WORK INSTRUCTION: Exactly reproduce the lines from the line that has "-2/((-1 * (-695))) = -2/695 = -0.00" down to the last line of the entries, inclusive.

EXCERPTED RECORDS:
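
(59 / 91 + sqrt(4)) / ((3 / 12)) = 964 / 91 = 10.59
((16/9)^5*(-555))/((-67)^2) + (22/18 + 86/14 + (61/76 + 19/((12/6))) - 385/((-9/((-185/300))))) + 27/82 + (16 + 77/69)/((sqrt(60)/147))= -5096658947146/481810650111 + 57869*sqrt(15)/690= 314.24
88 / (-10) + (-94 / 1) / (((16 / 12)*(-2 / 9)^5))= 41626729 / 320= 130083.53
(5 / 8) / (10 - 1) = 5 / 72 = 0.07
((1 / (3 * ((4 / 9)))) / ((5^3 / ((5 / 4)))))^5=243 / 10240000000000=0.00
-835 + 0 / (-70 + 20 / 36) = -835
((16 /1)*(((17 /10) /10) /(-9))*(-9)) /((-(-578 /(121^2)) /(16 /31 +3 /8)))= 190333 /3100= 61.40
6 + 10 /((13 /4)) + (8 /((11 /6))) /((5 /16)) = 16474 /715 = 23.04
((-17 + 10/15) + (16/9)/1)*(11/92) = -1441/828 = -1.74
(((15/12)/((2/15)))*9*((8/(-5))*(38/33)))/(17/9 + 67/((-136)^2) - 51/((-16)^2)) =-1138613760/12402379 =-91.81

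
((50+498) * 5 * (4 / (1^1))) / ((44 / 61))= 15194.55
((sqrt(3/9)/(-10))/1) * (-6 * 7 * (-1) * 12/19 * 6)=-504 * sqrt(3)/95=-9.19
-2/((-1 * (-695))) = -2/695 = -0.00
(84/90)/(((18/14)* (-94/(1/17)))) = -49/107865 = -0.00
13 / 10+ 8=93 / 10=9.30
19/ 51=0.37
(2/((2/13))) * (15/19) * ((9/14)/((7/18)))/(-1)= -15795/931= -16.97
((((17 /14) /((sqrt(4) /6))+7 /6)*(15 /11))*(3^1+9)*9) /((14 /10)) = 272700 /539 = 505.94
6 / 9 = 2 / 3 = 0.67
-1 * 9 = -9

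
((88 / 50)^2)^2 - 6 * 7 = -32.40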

WRITTEN RESPONSE:
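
-2/((-1 * (-695))) = -2/695 = -0.00
(84/90)/(((18/14)* (-94/(1/17)))) = -49/107865 = -0.00
13 / 10+ 8=93 / 10=9.30
19/ 51=0.37
(2/((2/13))) * (15/19) * ((9/14)/((7/18)))/(-1)= -15795/931= -16.97
((((17 /14) /((sqrt(4) /6))+7 /6)*(15 /11))*(3^1+9)*9) /((14 /10)) = 272700 /539 = 505.94
6 / 9 = 2 / 3 = 0.67
-1 * 9 = -9

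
((88 / 50)^2)^2 - 6 * 7 = -32.40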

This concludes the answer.